> **BRIEF**
Below are records; count the lines in them that hold "thick" and give only the count.

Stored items
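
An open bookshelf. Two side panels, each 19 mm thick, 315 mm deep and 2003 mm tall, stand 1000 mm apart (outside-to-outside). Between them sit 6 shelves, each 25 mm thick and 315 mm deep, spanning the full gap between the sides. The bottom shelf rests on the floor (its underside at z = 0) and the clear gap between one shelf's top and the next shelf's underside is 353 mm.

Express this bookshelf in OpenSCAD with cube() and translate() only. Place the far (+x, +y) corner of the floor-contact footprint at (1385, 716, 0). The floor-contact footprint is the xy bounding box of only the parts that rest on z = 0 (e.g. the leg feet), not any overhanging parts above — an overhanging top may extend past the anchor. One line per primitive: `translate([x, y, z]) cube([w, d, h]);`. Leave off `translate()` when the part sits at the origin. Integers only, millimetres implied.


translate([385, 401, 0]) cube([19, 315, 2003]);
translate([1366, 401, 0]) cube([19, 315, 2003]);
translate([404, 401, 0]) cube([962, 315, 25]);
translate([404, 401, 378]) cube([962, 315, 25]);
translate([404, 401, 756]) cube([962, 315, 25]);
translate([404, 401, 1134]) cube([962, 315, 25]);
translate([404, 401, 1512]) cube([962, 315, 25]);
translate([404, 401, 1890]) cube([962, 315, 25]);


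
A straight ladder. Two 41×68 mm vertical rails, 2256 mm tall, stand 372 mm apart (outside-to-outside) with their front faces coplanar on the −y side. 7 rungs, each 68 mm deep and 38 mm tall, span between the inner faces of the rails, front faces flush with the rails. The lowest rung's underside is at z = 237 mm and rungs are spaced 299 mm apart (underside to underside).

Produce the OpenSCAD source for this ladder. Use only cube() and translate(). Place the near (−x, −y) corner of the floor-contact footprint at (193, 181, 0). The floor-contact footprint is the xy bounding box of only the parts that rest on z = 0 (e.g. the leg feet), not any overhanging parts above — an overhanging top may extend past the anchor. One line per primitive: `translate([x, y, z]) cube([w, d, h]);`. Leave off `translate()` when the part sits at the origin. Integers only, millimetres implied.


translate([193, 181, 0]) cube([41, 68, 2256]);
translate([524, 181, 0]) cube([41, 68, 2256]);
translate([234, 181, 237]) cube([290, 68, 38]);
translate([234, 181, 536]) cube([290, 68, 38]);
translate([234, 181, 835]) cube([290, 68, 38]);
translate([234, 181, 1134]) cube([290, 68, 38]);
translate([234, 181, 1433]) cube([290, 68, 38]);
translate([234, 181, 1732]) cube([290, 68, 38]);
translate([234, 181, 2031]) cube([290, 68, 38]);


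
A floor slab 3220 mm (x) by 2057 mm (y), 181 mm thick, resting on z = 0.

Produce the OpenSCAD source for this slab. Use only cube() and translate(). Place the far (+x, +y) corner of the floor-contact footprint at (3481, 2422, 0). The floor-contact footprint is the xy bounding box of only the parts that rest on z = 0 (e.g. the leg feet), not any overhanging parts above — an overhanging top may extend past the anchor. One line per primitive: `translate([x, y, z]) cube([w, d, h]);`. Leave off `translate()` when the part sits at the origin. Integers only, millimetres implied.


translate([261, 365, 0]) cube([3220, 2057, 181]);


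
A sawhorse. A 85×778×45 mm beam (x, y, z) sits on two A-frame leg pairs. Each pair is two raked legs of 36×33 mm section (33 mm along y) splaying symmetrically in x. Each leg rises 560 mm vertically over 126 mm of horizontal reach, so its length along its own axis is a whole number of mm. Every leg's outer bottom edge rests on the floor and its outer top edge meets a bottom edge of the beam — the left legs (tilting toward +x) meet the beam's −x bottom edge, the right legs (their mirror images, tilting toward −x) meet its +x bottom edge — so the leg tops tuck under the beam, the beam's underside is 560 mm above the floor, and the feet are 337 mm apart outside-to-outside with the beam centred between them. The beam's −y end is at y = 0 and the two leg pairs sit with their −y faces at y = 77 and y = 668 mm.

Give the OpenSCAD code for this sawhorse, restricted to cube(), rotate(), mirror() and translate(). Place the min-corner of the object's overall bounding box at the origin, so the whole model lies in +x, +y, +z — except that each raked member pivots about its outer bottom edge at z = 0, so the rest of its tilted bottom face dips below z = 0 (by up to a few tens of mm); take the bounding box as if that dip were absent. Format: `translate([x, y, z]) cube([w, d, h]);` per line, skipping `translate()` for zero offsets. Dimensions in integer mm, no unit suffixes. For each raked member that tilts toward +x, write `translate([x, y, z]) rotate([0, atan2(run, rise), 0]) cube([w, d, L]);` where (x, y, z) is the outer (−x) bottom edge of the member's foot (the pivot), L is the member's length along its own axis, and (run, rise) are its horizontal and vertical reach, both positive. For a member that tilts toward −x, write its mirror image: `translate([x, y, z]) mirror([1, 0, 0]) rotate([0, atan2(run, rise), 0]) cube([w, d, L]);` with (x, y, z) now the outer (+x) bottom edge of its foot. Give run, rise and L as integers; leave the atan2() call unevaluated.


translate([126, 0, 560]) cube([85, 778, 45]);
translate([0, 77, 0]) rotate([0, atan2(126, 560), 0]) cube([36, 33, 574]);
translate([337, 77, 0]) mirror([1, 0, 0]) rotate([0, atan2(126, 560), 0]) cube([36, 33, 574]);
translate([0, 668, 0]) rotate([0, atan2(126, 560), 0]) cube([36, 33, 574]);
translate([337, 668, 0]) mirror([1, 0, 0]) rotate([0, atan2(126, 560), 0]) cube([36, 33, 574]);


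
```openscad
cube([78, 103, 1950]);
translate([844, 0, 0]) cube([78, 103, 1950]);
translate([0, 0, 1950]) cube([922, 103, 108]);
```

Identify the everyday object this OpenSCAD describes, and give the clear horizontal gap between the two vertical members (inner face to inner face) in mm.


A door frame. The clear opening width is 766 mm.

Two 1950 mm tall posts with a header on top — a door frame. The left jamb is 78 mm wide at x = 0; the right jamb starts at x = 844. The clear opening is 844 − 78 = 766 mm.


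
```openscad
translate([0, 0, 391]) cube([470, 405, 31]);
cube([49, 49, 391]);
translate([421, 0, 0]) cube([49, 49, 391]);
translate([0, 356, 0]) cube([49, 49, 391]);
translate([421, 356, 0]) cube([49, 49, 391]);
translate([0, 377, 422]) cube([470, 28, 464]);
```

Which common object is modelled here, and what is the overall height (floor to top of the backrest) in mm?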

> **WRITTEN ANSWER**
2